» **Instructions for the task**:
Your task is to retype all of the records below with complete accuracy.
# # # #
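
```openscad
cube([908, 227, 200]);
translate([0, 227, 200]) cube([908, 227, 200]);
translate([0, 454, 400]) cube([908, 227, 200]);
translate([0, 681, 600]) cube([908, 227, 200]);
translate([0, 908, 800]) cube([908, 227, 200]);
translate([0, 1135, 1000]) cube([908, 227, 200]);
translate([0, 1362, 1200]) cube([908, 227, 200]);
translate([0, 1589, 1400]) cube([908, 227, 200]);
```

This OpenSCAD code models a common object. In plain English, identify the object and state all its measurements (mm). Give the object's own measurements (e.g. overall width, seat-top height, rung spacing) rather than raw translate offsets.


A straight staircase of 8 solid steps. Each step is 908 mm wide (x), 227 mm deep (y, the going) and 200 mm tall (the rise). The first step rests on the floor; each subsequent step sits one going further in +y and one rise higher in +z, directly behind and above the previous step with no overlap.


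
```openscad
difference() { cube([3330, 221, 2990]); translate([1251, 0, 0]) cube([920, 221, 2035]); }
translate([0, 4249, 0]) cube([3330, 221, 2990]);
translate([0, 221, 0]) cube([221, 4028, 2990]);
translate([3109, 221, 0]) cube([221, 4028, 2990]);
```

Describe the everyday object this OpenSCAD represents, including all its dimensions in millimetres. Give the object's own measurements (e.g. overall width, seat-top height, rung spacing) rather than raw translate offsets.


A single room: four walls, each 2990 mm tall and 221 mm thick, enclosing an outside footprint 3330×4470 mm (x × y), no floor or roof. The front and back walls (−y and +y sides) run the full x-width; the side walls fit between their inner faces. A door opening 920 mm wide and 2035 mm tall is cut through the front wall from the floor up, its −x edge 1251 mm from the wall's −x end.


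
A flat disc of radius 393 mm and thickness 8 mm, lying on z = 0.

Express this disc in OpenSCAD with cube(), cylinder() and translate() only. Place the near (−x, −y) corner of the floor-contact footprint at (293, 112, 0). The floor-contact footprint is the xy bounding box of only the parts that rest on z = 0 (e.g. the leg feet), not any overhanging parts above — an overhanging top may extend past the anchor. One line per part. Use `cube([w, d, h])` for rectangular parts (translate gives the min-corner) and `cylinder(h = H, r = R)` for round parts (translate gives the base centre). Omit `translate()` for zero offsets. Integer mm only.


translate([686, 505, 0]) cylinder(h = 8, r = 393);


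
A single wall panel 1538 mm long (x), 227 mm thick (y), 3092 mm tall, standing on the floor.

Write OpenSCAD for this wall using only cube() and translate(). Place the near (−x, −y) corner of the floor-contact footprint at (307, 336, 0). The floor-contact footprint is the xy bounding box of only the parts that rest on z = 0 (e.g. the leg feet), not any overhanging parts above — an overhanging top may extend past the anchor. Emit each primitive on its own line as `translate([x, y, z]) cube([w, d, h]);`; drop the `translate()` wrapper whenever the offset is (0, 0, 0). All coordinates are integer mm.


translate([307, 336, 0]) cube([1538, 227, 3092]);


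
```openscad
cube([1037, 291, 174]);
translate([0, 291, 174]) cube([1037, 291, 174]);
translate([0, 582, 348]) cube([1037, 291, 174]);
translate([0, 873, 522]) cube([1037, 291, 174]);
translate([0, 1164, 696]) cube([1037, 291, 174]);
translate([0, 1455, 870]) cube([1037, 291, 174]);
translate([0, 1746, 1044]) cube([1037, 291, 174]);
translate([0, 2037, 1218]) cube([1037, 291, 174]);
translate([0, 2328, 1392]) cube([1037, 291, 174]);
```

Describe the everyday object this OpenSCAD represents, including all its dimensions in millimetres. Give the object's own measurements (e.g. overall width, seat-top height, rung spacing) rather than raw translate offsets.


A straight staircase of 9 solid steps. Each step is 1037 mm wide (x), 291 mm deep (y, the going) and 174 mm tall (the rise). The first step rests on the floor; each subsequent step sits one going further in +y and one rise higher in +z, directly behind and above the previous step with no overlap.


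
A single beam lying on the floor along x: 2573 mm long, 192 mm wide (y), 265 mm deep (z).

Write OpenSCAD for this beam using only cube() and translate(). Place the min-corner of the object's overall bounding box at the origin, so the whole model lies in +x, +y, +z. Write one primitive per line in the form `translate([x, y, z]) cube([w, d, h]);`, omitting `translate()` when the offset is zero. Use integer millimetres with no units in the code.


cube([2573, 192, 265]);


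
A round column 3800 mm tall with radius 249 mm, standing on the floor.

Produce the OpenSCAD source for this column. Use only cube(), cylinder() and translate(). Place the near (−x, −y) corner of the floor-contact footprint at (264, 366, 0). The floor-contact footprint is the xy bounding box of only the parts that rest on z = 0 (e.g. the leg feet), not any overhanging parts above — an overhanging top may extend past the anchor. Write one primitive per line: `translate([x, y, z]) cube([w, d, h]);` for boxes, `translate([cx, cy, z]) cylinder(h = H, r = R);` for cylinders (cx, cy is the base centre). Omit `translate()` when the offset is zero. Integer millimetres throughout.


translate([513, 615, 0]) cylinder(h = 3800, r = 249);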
# # # #
» **Output of the exercise**:
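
```openscad
cube([908, 227, 200]);
translate([0, 227, 200]) cube([908, 227, 200]);
translate([0, 454, 400]) cube([908, 227, 200]);
translate([0, 681, 600]) cube([908, 227, 200]);
translate([0, 908, 800]) cube([908, 227, 200]);
translate([0, 1135, 1000]) cube([908, 227, 200]);
translate([0, 1362, 1200]) cube([908, 227, 200]);
translate([0, 1589, 1400]) cube([908, 227, 200]);
```

This OpenSCAD code models a common object. In plain English, identify the object and state all its measurements (mm). Give the object's own measurements (e.g. overall width, seat-top height, rung spacing) rather than raw translate offsets.


A straight staircase of 8 solid steps. Each step is 908 mm wide (x), 227 mm deep (y, the going) and 200 mm tall (the rise). The first step rests on the floor; each subsequent step sits one going further in +y and one rise higher in +z, directly behind and above the previous step with no overlap.


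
```openscad
difference() { cube([3330, 221, 2990]); translate([1251, 0, 0]) cube([920, 221, 2035]); }
translate([0, 4249, 0]) cube([3330, 221, 2990]);
translate([0, 221, 0]) cube([221, 4028, 2990]);
translate([3109, 221, 0]) cube([221, 4028, 2990]);
```

Describe the everyday object this OpenSCAD represents, including all its dimensions in millimetres. Give the object's own measurements (e.g. overall width, seat-top height, rung spacing) rather than raw translate offsets.


A single room: four walls, each 2990 mm tall and 221 mm thick, enclosing an outside footprint 3330×4470 mm (x × y), no floor or roof. The front and back walls (−y and +y sides) run the full x-width; the side walls fit between their inner faces. A door opening 920 mm wide and 2035 mm tall is cut through the front wall from the floor up, its −x edge 1251 mm from the wall's −x end.


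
A flat disc of radius 393 mm and thickness 8 mm, lying on z = 0.

Express this disc in OpenSCAD with cube(), cylinder() and translate() only. Place the near (−x, −y) corner of the floor-contact footprint at (293, 112, 0). The floor-contact footprint is the xy bounding box of only the parts that rest on z = 0 (e.g. the leg feet), not any overhanging parts above — an overhanging top may extend past the anchor. One line per part. Use `cube([w, d, h])` for rectangular parts (translate gives the min-corner) and `cylinder(h = H, r = R)` for round parts (translate gives the base centre). Omit `translate()` for zero offsets. Integer mm only.


translate([686, 505, 0]) cylinder(h = 8, r = 393);


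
A single wall panel 1538 mm long (x), 227 mm thick (y), 3092 mm tall, standing on the floor.

Write OpenSCAD for this wall using only cube() and translate(). Place the near (−x, −y) corner of the floor-contact footprint at (307, 336, 0). The floor-contact footprint is the xy bounding box of only the parts that rest on z = 0 (e.g. the leg feet), not any overhanging parts above — an overhanging top may extend past the anchor. Emit each primitive on its own line as `translate([x, y, z]) cube([w, d, h]);`; drop the `translate()` wrapper whenever the offset is (0, 0, 0). All coordinates are integer mm.


translate([307, 336, 0]) cube([1538, 227, 3092]);


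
```openscad
cube([1037, 291, 174]);
translate([0, 291, 174]) cube([1037, 291, 174]);
translate([0, 582, 348]) cube([1037, 291, 174]);
translate([0, 873, 522]) cube([1037, 291, 174]);
translate([0, 1164, 696]) cube([1037, 291, 174]);
translate([0, 1455, 870]) cube([1037, 291, 174]);
translate([0, 1746, 1044]) cube([1037, 291, 174]);
translate([0, 2037, 1218]) cube([1037, 291, 174]);
translate([0, 2328, 1392]) cube([1037, 291, 174]);
```

Describe the everyday object this OpenSCAD represents, including all its dimensions in millimetres. Give the object's own measurements (e.g. overall width, seat-top height, rung spacing) rather than raw translate offsets.


A straight staircase of 9 solid steps. Each step is 1037 mm wide (x), 291 mm deep (y, the going) and 174 mm tall (the rise). The first step rests on the floor; each subsequent step sits one going further in +y and one rise higher in +z, directly behind and above the previous step with no overlap.


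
A single beam lying on the floor along x: 2573 mm long, 192 mm wide (y), 265 mm deep (z).

Write OpenSCAD for this beam using only cube() and translate(). Place the min-corner of the object's overall bounding box at the origin, so the whole model lies in +x, +y, +z. Write one primitive per line in the form `translate([x, y, z]) cube([w, d, h]);`, omitting `translate()` when the offset is zero. Use integer millimetres with no units in the code.


cube([2573, 192, 265]);


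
A round column 3800 mm tall with radius 249 mm, standing on the floor.

Produce the OpenSCAD source for this column. Use only cube(), cylinder() and translate(). Place the near (−x, −y) corner of the floor-contact footprint at (264, 366, 0). The floor-contact footprint is the xy bounding box of only the parts that rest on z = 0 (e.g. the leg feet), not any overhanging parts above — an overhanging top may extend past the anchor. Write one primitive per line: `translate([x, y, z]) cube([w, d, h]);` for boxes, `translate([cx, cy, z]) cylinder(h = H, r = R);` for cylinders (cx, cy is the base centre). Omit `translate()` when the offset is zero. Integer millimetres throughout.


translate([513, 615, 0]) cylinder(h = 3800, r = 249);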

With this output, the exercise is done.